A word-for-word repetition of all the entries is needed.

### Provided records

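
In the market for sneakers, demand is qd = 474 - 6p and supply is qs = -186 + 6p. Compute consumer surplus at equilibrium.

Equilibrium: 474 - 6p = -186 + 6p gives p* = 55, q* = 144.
Demand choke price (qd = 0): p = 79.
CS = ½(79 − 55)(144) = 1728.

Consumer surplus = 1728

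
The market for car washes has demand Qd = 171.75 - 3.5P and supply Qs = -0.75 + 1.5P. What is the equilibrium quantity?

Set Qd = Qs: 171.75 - 3.5P = -0.75 + 1.5P.
172.5 = 5P, so P* = 34.5.
Q* = 171.75 − 3.5(34.5) = 51.

Q* = 51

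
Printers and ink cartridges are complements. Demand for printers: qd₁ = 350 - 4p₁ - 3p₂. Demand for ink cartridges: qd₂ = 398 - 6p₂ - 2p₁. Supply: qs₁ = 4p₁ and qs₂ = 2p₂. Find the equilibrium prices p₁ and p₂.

p₁ = 803/29, p₂ = 1242/29

Market 1: 350 - 4p₁ - 3p₂ = 4p₁ → 8p₁ + 3p₂ = 350.
Market 2: 8p₂ + 2p₁ = 398.
Eliminating p₂: 8×(1) − 3×(2) gives 58p₁ = 1606, so p₁ = 803/29.
Back-substitute into (2): p₂ = (398 − 2×803/29) / 8 = 1242/29.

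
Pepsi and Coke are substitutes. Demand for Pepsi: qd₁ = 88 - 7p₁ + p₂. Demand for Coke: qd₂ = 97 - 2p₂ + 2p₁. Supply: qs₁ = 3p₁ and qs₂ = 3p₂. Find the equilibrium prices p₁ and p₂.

p₁ = 11.1875, p₂ = 23.875

Market 1: 88 - 7p₁ + p₂ = 3p₁ → 10p₁ - p₂ = 88.
Market 2: 5p₂ - 2p₁ = 97.
Eliminating p₂: 5×(1) + 1×(2) gives 48p₁ = 537, so p₁ = 11.1875.
Back-substitute into (2): p₂ = (97 + 2×11.1875) / 5 = 23.875.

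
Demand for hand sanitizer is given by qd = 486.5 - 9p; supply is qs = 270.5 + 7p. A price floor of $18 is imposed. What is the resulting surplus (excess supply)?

Surplus = 72

Equilibrium price would be p* = 13.5, so the floor at 18 binds.
At p = 18: qd = 324.5, qs = 396.5.
Surplus = 396.5 − 324.5 = 72.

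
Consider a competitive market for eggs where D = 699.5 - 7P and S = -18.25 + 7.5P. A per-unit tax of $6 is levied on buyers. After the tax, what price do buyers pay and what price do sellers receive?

Pre-tax equilibrium: P* = 49.5, Q* = 353.
Tax on buyers shifts demand to D = 699.5 − 7(P + 6) = 657.5 - 7P.
657.5 - 7P = -18.25 + 7.5P gives seller price Ps = 2703/58; buyers pay Pb = 2703/58 + 6 = 3051/58.
New quantity: Q = 699.5 − 7(3051/58) = 9607/29.

Buyers pay 3051/58, sellers receive 2703/58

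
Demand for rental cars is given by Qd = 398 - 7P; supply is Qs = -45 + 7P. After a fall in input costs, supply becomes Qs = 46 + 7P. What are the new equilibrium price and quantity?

P' = 176/7, Q' = 222

Original equilibrium: P* = 443/14, Q* = 176.5.
New equilibrium: 398 - 7P = 46 + 7P, so 352 = 14P and P' = 176/7; Q' = 398 − 7(176/7) = 222.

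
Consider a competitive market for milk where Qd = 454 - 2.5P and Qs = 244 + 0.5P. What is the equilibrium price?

Set Qd = Qs: 454 - 2.5P = 244 + 0.5P.
210 = 3P, so P* = 70.
Q* = 454 − 2.5(70) = 279.

P* = 70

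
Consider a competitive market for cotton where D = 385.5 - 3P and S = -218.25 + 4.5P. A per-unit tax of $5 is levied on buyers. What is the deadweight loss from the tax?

Deadweight loss = 22.5

Pre-tax equilibrium: P* = 80.5, Q* = 144.
Tax on buyers shifts demand to D = 385.5 − 3(P + 5) = 370.5 - 3P.
370.5 - 3P = -218.25 + 4.5P gives seller price Ps = 78.5; buyers pay Pb = 78.5 + 5 = 83.5.
New quantity: Q = 385.5 − 3(83.5) = 135.
DWL = ½ × 5 × (144 − 135) = 22.5.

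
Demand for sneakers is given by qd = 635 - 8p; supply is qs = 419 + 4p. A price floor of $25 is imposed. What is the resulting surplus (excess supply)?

Equilibrium price would be p* = 18, so the floor at 25 binds.
At p = 25: qd = 435, qs = 519.
Surplus = 519 − 435 = 84.

Surplus = 84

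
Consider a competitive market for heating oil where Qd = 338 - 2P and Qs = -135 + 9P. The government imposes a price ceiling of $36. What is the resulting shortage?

Equilibrium price would be P* = 43, so the ceiling at 36 binds.
At P = 36: Qd = 338 − 2(36) = 266, Qs = -135 + 9(36) = 189.
Shortage = 266 − 189 = 77.

Shortage = 77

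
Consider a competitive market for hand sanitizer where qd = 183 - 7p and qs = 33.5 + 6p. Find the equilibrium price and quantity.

p* = 11.5, q* = 102.5

Set qd = qs: 183 - 7p = 33.5 + 6p.
149.5 = 13p, so p* = 11.5.
q* = 183 − 7(11.5) = 102.5.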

######

# Result below
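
In the market for sneakers, demand is qd = 474 - 6p and supply is qs = -186 + 6p. Compute consumer surplus at equilibrium.

Equilibrium: 474 - 6p = -186 + 6p gives p* = 55, q* = 144.
Demand choke price (qd = 0): p = 79.
CS = ½(79 − 55)(144) = 1728.

Consumer surplus = 1728

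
The market for car washes has demand Qd = 171.75 - 3.5P and supply Qs = -0.75 + 1.5P. What is the equilibrium quantity?

Set Qd = Qs: 171.75 - 3.5P = -0.75 + 1.5P.
172.5 = 5P, so P* = 34.5.
Q* = 171.75 − 3.5(34.5) = 51.

Q* = 51

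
Printers and ink cartridges are complements. Demand for printers: qd₁ = 350 - 4p₁ - 3p₂. Demand for ink cartridges: qd₂ = 398 - 6p₂ - 2p₁. Supply: qs₁ = 4p₁ and qs₂ = 2p₂. Find the equilibrium prices p₁ and p₂.

p₁ = 803/29, p₂ = 1242/29

Market 1: 350 - 4p₁ - 3p₂ = 4p₁ → 8p₁ + 3p₂ = 350.
Market 2: 8p₂ + 2p₁ = 398.
Eliminating p₂: 8×(1) − 3×(2) gives 58p₁ = 1606, so p₁ = 803/29.
Back-substitute into (2): p₂ = (398 − 2×803/29) / 8 = 1242/29.

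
Pepsi and Coke are substitutes. Demand for Pepsi: qd₁ = 88 - 7p₁ + p₂. Demand for Coke: qd₂ = 97 - 2p₂ + 2p₁. Supply: qs₁ = 3p₁ and qs₂ = 3p₂. Find the equilibrium prices p₁ and p₂.

p₁ = 11.1875, p₂ = 23.875

Market 1: 88 - 7p₁ + p₂ = 3p₁ → 10p₁ - p₂ = 88.
Market 2: 5p₂ - 2p₁ = 97.
Eliminating p₂: 5×(1) + 1×(2) gives 48p₁ = 537, so p₁ = 11.1875.
Back-substitute into (2): p₂ = (97 + 2×11.1875) / 5 = 23.875.

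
Demand for hand sanitizer is given by qd = 486.5 - 9p; supply is qs = 270.5 + 7p. A price floor of $18 is imposed. What is the resulting surplus (excess supply)?

Surplus = 72

Equilibrium price would be p* = 13.5, so the floor at 18 binds.
At p = 18: qd = 324.5, qs = 396.5.
Surplus = 396.5 − 324.5 = 72.

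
Consider a competitive market for eggs where D = 699.5 - 7P and S = -18.25 + 7.5P. A per-unit tax of $6 is levied on buyers. After the tax, what price do buyers pay and what price do sellers receive?

Pre-tax equilibrium: P* = 49.5, Q* = 353.
Tax on buyers shifts demand to D = 699.5 − 7(P + 6) = 657.5 - 7P.
657.5 - 7P = -18.25 + 7.5P gives seller price Ps = 2703/58; buyers pay Pb = 2703/58 + 6 = 3051/58.
New quantity: Q = 699.5 − 7(3051/58) = 9607/29.

Buyers pay 3051/58, sellers receive 2703/58

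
Demand for rental cars is given by Qd = 398 - 7P; supply is Qs = -45 + 7P. After a fall in input costs, supply becomes Qs = 46 + 7P. What are the new equilibrium price and quantity?

P' = 176/7, Q' = 222

Original equilibrium: P* = 443/14, Q* = 176.5.
New equilibrium: 398 - 7P = 46 + 7P, so 352 = 14P and P' = 176/7; Q' = 398 − 7(176/7) = 222.

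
Consider a competitive market for milk where Qd = 454 - 2.5P and Qs = 244 + 0.5P. What is the equilibrium price?

Set Qd = Qs: 454 - 2.5P = 244 + 0.5P.
210 = 3P, so P* = 70.
Q* = 454 − 2.5(70) = 279.

P* = 70

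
Consider a competitive market for cotton where D = 385.5 - 3P and S = -218.25 + 4.5P. A per-unit tax of $5 is levied on buyers. What is the deadweight loss from the tax?

Deadweight loss = 22.5

Pre-tax equilibrium: P* = 80.5, Q* = 144.
Tax on buyers shifts demand to D = 385.5 − 3(P + 5) = 370.5 - 3P.
370.5 - 3P = -218.25 + 4.5P gives seller price Ps = 78.5; buyers pay Pb = 78.5 + 5 = 83.5.
New quantity: Q = 385.5 − 3(83.5) = 135.
DWL = ½ × 5 × (144 − 135) = 22.5.

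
Demand for sneakers is given by qd = 635 - 8p; supply is qs = 419 + 4p. A price floor of $25 is imposed. What is the resulting surplus (excess supply)?

Equilibrium price would be p* = 18, so the floor at 25 binds.
At p = 25: qd = 435, qs = 519.
Surplus = 519 − 435 = 84.

Surplus = 84

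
Consider a competitive market for heating oil where Qd = 338 - 2P and Qs = -135 + 9P. The government imposes a price ceiling of $36. What is the resulting shortage?

Equilibrium price would be P* = 43, so the ceiling at 36 binds.
At P = 36: Qd = 338 − 2(36) = 266, Qs = -135 + 9(36) = 189.
Shortage = 266 − 189 = 77.

Shortage = 77

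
Consider a competitive market for hand sanitizer where qd = 183 - 7p and qs = 33.5 + 6p. Find the equilibrium price and quantity.

p* = 11.5, q* = 102.5

Set qd = qs: 183 - 7p = 33.5 + 6p.
149.5 = 13p, so p* = 11.5.
q* = 183 − 7(11.5) = 102.5.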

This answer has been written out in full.